Source material ->
Content starts

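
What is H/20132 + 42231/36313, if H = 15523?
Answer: 1413881191/731053316 ≈ 1.9340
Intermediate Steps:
H/20132 + 42231/36313 = 15523/20132 + 42231/36313 = 1413881191/731053316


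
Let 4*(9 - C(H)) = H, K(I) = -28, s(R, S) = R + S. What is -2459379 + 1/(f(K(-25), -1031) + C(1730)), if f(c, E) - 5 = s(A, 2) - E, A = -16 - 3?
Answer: -2929120387/1191 ≈ -2.4594e+6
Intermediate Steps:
A = -19
C(H) = 9 - H/4
f(c, E) = -12 - E (f(c, E) = 5 + ((-19 + 2) - E) = 5 + (-17 - E) = -12 - E)
-2459379 + 1/(f(K(-25), -1031) + C(1730)) = -2459379 + 1/((-12 - 1*(-1031)) + (9 - 1/4*1730)) = -2459379 + 1/((-12 + 1031) + (9 - 865/2)) = -2459379 + 1/(1019 - 847/2) = -2459379 + 1/(1191/2) = -2459379 + 2/1191 = -2929120387/1191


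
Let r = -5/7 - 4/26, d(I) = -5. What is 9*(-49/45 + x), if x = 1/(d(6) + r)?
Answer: -10087/890 ≈ -11.334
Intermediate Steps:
r = -79/91 (r = -5*⅐ - 4*1/26 = -5/7 - 2/13 = -79/91 ≈ -0.86813)
x = -91/534 (x = 1/(-5 - 79/91) = 1/(-534/91) = -91/534 ≈ -0.17041)
9*(-49/45 + x) = 9*(-49/45 - 91/534) = 9*(-10087/8010) = -10087/890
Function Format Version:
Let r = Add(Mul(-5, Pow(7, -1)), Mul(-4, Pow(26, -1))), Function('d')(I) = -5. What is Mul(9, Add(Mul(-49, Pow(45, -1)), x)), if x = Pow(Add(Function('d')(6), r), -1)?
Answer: Rational(-10087, 890) ≈ -11.334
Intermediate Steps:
r = Rational(-79, 91) (r = Add(Mul(-5, Rational(1, 7)), Mul(-4, Rational(1, 26))) = Add(Rational(-5, 7), Rational(-2, 13)) = Rational(-79, 91) ≈ -0.86813)
x = Rational(-91, 534) (x = Pow(Add(-5, Rational(-79, 91)), -1) = Pow(Rational(-534, 91), -1) = Rational(-91, 534) ≈ -0.17041)
Mul(9, Add(Mul(-49, Pow(45, -1)), x)) = Mul(9, Add(Mul(-49, Pow(45, -1)), Rational(-91, 534))) = Mul(9, Add(Mul(-49, Rational(1, 45)), Rational(-91, 534))) = Mul(9, Add(Rational(-49, 45), Rational(-91, 534))) = Mul(9, Rational(-10087, 8010)) = Rational(-10087, 890)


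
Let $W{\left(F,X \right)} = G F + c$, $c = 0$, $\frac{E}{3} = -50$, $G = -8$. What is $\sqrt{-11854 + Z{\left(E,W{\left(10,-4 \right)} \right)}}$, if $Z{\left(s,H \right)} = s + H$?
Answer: $2 i \sqrt{3021} \approx 109.93 i$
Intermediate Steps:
$E = -150$ ($E = 3 \left(-50\right) = -150$)
$W{\left(F,X \right)} = - 8 F$ ($W{\left(F,X \right)} = - 8 F + 0 = - 8 F$)
$Z{\left(s,H \right)} = H + s$
$\sqrt{-11854 + Z{\left(E,W{\left(10,-4 \right)} \right)}} = \sqrt{-11854 - 230} = \sqrt{-12084} = 2 i \sqrt{3021}$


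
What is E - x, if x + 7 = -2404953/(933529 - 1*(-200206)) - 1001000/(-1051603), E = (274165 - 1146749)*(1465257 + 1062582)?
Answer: -375683382787469502075998/170319875315 ≈ -2.2058e+12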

Content ends

What you will do ->
Across the entries, how many lines hold the word "Answer"? Say only the number.

Response for this exercise ->
6